(Stored items)

┄┄┄┄┄┄

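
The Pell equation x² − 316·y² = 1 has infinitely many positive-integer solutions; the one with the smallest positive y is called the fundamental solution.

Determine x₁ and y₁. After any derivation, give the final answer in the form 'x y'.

[17; 1,3,2,8,2,3,1,34] for √316; ℓ=8 ⇒ convergent index 7
i=0: a=17 ⇒ p=17, q=1
i=1: a=1 ⇒ p=18, q=1
…
i=3: a=2 ⇒ p=160, q=9
i=4: a=8 ⇒ p=1351, q=76
i=5: a=2 ⇒ p=2862, q=161
i=6: a=3 ⇒ p=9937, q=559
i=7: a=1 ⇒ p=12799, q=720
fundamental: x₁=12799, y₁=720  (since 163814401 − 316·518400 = 1)

12799 720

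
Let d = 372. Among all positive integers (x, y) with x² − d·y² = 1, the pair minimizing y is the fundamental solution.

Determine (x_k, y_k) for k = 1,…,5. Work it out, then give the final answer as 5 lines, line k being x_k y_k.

12151 630
295293601 15310260
7176225079351 372069937890
174396621583094401 9042043615292520
4238186690536135053751 219739743566768883150

[19; 3,2,12,2,3,38] for √372; ℓ=6 ⇒ convergent index 5
step 0: (19, 1)  from 19·(1,0) + (0,1)
step 1: (58, 3)  from 3·(19,1) + (1,0)
…
step 4: (3491, 181)  from 2·(1678,87) + (135,7)
step 5: (12151, 630)  from 3·(3491,181) + (1678,87)
fundamental: x₁=12151, y₁=630  (since 147646801 − 372·396900 = 1)
k=2:  x_2 = 12151·12151+372·630·630 = 295293601,  y_2 = 12151·630+630·12151 = 15310260
k=3:  x_3 = 12151·295293601+372·630·15310260 = 7176225079351,  y_3 = 12151·15310260+630·295293601 = 372069937890
k=4:  x_4 = 12151·7176225079351+372·630·372069937890 = 174396621583094401,  y_4 = 12151·372069937890+630·7176225079351 = 9042043615292520
k=5:  x_5 = 12151·174396621583094401+372·630·9042043615292520 = 4238186690536135053751,  y_5 = 12151·9042043615292520+630·174396621583094401 = 219739743566768883150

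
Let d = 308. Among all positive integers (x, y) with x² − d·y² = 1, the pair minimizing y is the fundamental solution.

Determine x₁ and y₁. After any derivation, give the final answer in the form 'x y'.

d=308: √d = [17; 1,1,4,1,1,34] (ℓ=6, even), read p_5/q_5
k=0  a_k=17  p_k/q_k = 17/1
k=1  a_k=1  p_k/q_k = 18/1
k=2  a_k=1  p_k/q_k = 35/2
…
k=4  a_k=1  p_k/q_k = 193/11
k=5  a_k=1  p_k/q_k = 351/20
→ (351, 20).  Check: 351²=123201, 308·20²=123200, difference 1.

351 20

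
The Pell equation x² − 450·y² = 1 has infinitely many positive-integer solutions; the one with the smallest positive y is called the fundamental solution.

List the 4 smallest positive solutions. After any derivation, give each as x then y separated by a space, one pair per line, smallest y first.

19601 924
768398401 36222648
30122754096401 1420000245972
1180872205318713601 55666849606371696

√450 → a₀=21, period (4,1,2,4,2,1,4,42); ℓ=8 even so k=7
a_0=21:  p_0=21·1+0=21,  q_0=21·0+1=1
a_1=4:  p_1=4·21+1=85,  q_1=4·1+0=4
…
a_4=4:  p_4=4·297+106=1294,  q_4=4·14+5=61
a_5=2:  p_5=2·1294+297=2885,  q_5=2·61+14=136
a_6=1:  p_6=1·2885+1294=4179,  q_6=1·136+61=197
a_7=4:  p_7=4·4179+2885=19601,  q_7=4·197+136=924
→ (19601, 924).  Check: 19601²=384199201, 450·924²=384199200, difference 1.
(x_2, y_2) = (19601·19601 + 450·924·924, 19601·924 + 924·19601) = (768398401, 36222648)
(x_3, y_3) = (19601·768398401 + 450·924·36222648, 19601·36222648 + 924·768398401) = (30122754096401, 1420000245972)
(x_4, y_4) = (19601·30122754096401 + 450·924·1420000245972, 19601·1420000245972 + 924·30122754096401) = (1180872205318713601, 55666849606371696)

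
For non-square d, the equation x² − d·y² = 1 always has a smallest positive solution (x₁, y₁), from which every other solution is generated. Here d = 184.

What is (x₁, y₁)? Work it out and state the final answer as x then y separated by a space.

24335 1794

d=184: √d = [13; 1,1,3,2,1,2,1,2,3,1,1,26] (ℓ=12, even), read p_11/q_11
step 0: (13, 1)  from 13·(1,0) + (0,1)
…
step 5: (312, 23)  from 1·(217,16) + (95,7)
step 6: (841, 62)  from 2·(312,23) + (217,16)
…
step 10: (13741, 1013)  from 1·(10594,781) + (3147,232)
step 11: (24335, 1794)  from 1·(13741,1013) + (10594,781)
fundamental: x₁=24335, y₁=1794  (since 592192225 − 184·3218436 = 1)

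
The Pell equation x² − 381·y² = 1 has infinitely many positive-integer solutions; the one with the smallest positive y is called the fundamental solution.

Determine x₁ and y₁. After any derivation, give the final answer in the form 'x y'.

√381 → a₀=19, period (1,1,12,1,1,38); ℓ=6 even so k=5
k=0  a_k=19  p_k/q_k = 19/1
…
k=2  a_k=1  p_k/q_k = 39/2
…
k=4  a_k=1  p_k/q_k = 527/27
k=5  a_k=1  p_k/q_k = 1015/52
fundamental: x₁=1015, y₁=52  (since 1030225 − 381·2704 = 1)

1015 52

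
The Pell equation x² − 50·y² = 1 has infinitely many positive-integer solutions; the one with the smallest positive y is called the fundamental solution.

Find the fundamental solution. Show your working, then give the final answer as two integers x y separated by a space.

99 14

√50 → a₀=7, period (14); ℓ=1 odd so k=1
step 0: (7, 1)  from 7·(1,0) + (0,1)
step 1: (99, 14)  from 14·(7,1) + (1,0)
→ (99, 14).  Check: 99²=9801, 50·14²=9800, difference 1.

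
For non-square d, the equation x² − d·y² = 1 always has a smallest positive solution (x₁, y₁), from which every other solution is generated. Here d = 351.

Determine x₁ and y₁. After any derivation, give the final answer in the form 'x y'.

62425 3332

[18; 1,2,1,3,2,2,2,3,1,2,1,36] for √351; ℓ=12 ⇒ convergent index 11
k=0  a_k=18  p_k/q_k = 18/1
k=1  a_k=1  p_k/q_k = 19/1
k=2  a_k=2  p_k/q_k = 56/3
k=3  a_k=1  p_k/q_k = 75/4
k=4  a_k=3  p_k/q_k = 281/15
k=5  a_k=2  p_k/q_k = 637/34
…
k=7  a_k=2  p_k/q_k = 3747/200
k=8  a_k=3  p_k/q_k = 12796/683
k=9  a_k=1  p_k/q_k = 16543/883
k=10  a_k=2  p_k/q_k = 45882/2449
k=11  a_k=1  p_k/q_k = 62425/3332
→ (62425, 3332).  Check: 62425²=3896880625, 351·3332²=3896880624, difference 1.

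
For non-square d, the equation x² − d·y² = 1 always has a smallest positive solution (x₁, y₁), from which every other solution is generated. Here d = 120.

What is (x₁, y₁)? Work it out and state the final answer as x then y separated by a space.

11 1

√120 = [10; 1,20, …], period ℓ=2 (even) → k=1
step 0: (10, 1)  from 10·(1,0) + (0,1)
step 1: (11, 1)  from 1·(10,1) + (1,0)
(x₁, y₁) = (11, 1);  11² − 120·1² = 1 ✓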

┄┄┄┄┄┄

_Aim of the exercise_
Would you please output every record again, exactly?

_Solution below_
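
The Pell equation x² − 316·y² = 1 has infinitely many positive-integer solutions; the one with the smallest positive y is called the fundamental solution.

Determine x₁ and y₁. After any derivation, give the final answer in the form 'x y'.

[17; 1,3,2,8,2,3,1,34] for √316; ℓ=8 ⇒ convergent index 7
i=0: a=17 ⇒ p=17, q=1
i=1: a=1 ⇒ p=18, q=1
…
i=3: a=2 ⇒ p=160, q=9
i=4: a=8 ⇒ p=1351, q=76
i=5: a=2 ⇒ p=2862, q=161
i=6: a=3 ⇒ p=9937, q=559
i=7: a=1 ⇒ p=12799, q=720
fundamental: x₁=12799, y₁=720  (since 163814401 − 316·518400 = 1)

12799 720

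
Let d = 372. Among all positive integers (x, y) with x² − d·y² = 1, the pair minimizing y is the fundamental solution.

Determine (x_k, y_k) for k = 1,…,5. Work it out, then give the final answer as 5 lines, line k being x_k y_k.

12151 630
295293601 15310260
7176225079351 372069937890
174396621583094401 9042043615292520
4238186690536135053751 219739743566768883150

[19; 3,2,12,2,3,38] for √372; ℓ=6 ⇒ convergent index 5
step 0: (19, 1)  from 19·(1,0) + (0,1)
step 1: (58, 3)  from 3·(19,1) + (1,0)
…
step 4: (3491, 181)  from 2·(1678,87) + (135,7)
step 5: (12151, 630)  from 3·(3491,181) + (1678,87)
fundamental: x₁=12151, y₁=630  (since 147646801 − 372·396900 = 1)
k=2:  x_2 = 12151·12151+372·630·630 = 295293601,  y_2 = 12151·630+630·12151 = 15310260
k=3:  x_3 = 12151·295293601+372·630·15310260 = 7176225079351,  y_3 = 12151·15310260+630·295293601 = 372069937890
k=4:  x_4 = 12151·7176225079351+372·630·372069937890 = 174396621583094401,  y_4 = 12151·372069937890+630·7176225079351 = 9042043615292520
k=5:  x_5 = 12151·174396621583094401+372·630·9042043615292520 = 4238186690536135053751,  y_5 = 12151·9042043615292520+630·174396621583094401 = 219739743566768883150

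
Let d = 308. Among all positive integers (x, y) with x² − d·y² = 1, the pair minimizing y is the fundamental solution.

Determine x₁ and y₁. After any derivation, give the final answer in the form 'x y'.

d=308: √d = [17; 1,1,4,1,1,34] (ℓ=6, even), read p_5/q_5
k=0  a_k=17  p_k/q_k = 17/1
k=1  a_k=1  p_k/q_k = 18/1
k=2  a_k=1  p_k/q_k = 35/2
…
k=4  a_k=1  p_k/q_k = 193/11
k=5  a_k=1  p_k/q_k = 351/20
→ (351, 20).  Check: 351²=123201, 308·20²=123200, difference 1.

351 20

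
The Pell equation x² − 450·y² = 1 has infinitely many positive-integer solutions; the one with the smallest positive y is called the fundamental solution.

List the 4 smallest positive solutions. After any derivation, give each as x then y separated by a space, one pair per line, smallest y first.

19601 924
768398401 36222648
30122754096401 1420000245972
1180872205318713601 55666849606371696

√450 → a₀=21, period (4,1,2,4,2,1,4,42); ℓ=8 even so k=7
a_0=21:  p_0=21·1+0=21,  q_0=21·0+1=1
a_1=4:  p_1=4·21+1=85,  q_1=4·1+0=4
…
a_4=4:  p_4=4·297+106=1294,  q_4=4·14+5=61
a_5=2:  p_5=2·1294+297=2885,  q_5=2·61+14=136
a_6=1:  p_6=1·2885+1294=4179,  q_6=1·136+61=197
a_7=4:  p_7=4·4179+2885=19601,  q_7=4·197+136=924
→ (19601, 924).  Check: 19601²=384199201, 450·924²=384199200, difference 1.
(x_2, y_2) = (19601·19601 + 450·924·924, 19601·924 + 924·19601) = (768398401, 36222648)
(x_3, y_3) = (19601·768398401 + 450·924·36222648, 19601·36222648 + 924·768398401) = (30122754096401, 1420000245972)
(x_4, y_4) = (19601·30122754096401 + 450·924·1420000245972, 19601·1420000245972 + 924·30122754096401) = (1180872205318713601, 55666849606371696)

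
For non-square d, the equation x² − d·y² = 1 always has a smallest positive solution (x₁, y₁), from which every other solution is generated. Here d = 184.

What is (x₁, y₁)? Work it out and state the final answer as x then y separated by a space.

24335 1794

d=184: √d = [13; 1,1,3,2,1,2,1,2,3,1,1,26] (ℓ=12, even), read p_11/q_11
step 0: (13, 1)  from 13·(1,0) + (0,1)
…
step 5: (312, 23)  from 1·(217,16) + (95,7)
step 6: (841, 62)  from 2·(312,23) + (217,16)
…
step 10: (13741, 1013)  from 1·(10594,781) + (3147,232)
step 11: (24335, 1794)  from 1·(13741,1013) + (10594,781)
fundamental: x₁=24335, y₁=1794  (since 592192225 − 184·3218436 = 1)

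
The Pell equation x² − 381·y² = 1 has infinitely many positive-integer solutions; the one with the smallest positive y is called the fundamental solution.

Determine x₁ and y₁. After any derivation, give the final answer in the form 'x y'.

√381 → a₀=19, period (1,1,12,1,1,38); ℓ=6 even so k=5
k=0  a_k=19  p_k/q_k = 19/1
…
k=2  a_k=1  p_k/q_k = 39/2
…
k=4  a_k=1  p_k/q_k = 527/27
k=5  a_k=1  p_k/q_k = 1015/52
fundamental: x₁=1015, y₁=52  (since 1030225 − 381·2704 = 1)

1015 52

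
The Pell equation x² − 50·y² = 1 has infinitely many positive-integer solutions; the one with the smallest positive y is called the fundamental solution.

Find the fundamental solution. Show your working, then give the final answer as two integers x y separated by a space.

99 14

√50 → a₀=7, period (14); ℓ=1 odd so k=1
step 0: (7, 1)  from 7·(1,0) + (0,1)
step 1: (99, 14)  from 14·(7,1) + (1,0)
→ (99, 14).  Check: 99²=9801, 50·14²=9800, difference 1.

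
For non-square d, the equation x² − d·y² = 1 always has a smallest positive solution (x₁, y₁), from which every other solution is generated. Here d = 351.

Determine x₁ and y₁. After any derivation, give the final answer in the form 'x y'.

62425 3332

[18; 1,2,1,3,2,2,2,3,1,2,1,36] for √351; ℓ=12 ⇒ convergent index 11
k=0  a_k=18  p_k/q_k = 18/1
k=1  a_k=1  p_k/q_k = 19/1
k=2  a_k=2  p_k/q_k = 56/3
k=3  a_k=1  p_k/q_k = 75/4
k=4  a_k=3  p_k/q_k = 281/15
k=5  a_k=2  p_k/q_k = 637/34
…
k=7  a_k=2  p_k/q_k = 3747/200
k=8  a_k=3  p_k/q_k = 12796/683
k=9  a_k=1  p_k/q_k = 16543/883
k=10  a_k=2  p_k/q_k = 45882/2449
k=11  a_k=1  p_k/q_k = 62425/3332
→ (62425, 3332).  Check: 62425²=3896880625, 351·3332²=3896880624, difference 1.

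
For non-square d, the equation x² − d·y² = 1 always has a smallest positive solution (x₁, y₁), from which every other solution is generated. Here d = 120.

What is (x₁, y₁)? Work it out and state the final answer as x then y separated by a space.

11 1

√120 = [10; 1,20, …], period ℓ=2 (even) → k=1
step 0: (10, 1)  from 10·(1,0) + (0,1)
step 1: (11, 1)  from 1·(10,1) + (1,0)
(x₁, y₁) = (11, 1);  11² − 120·1² = 1 ✓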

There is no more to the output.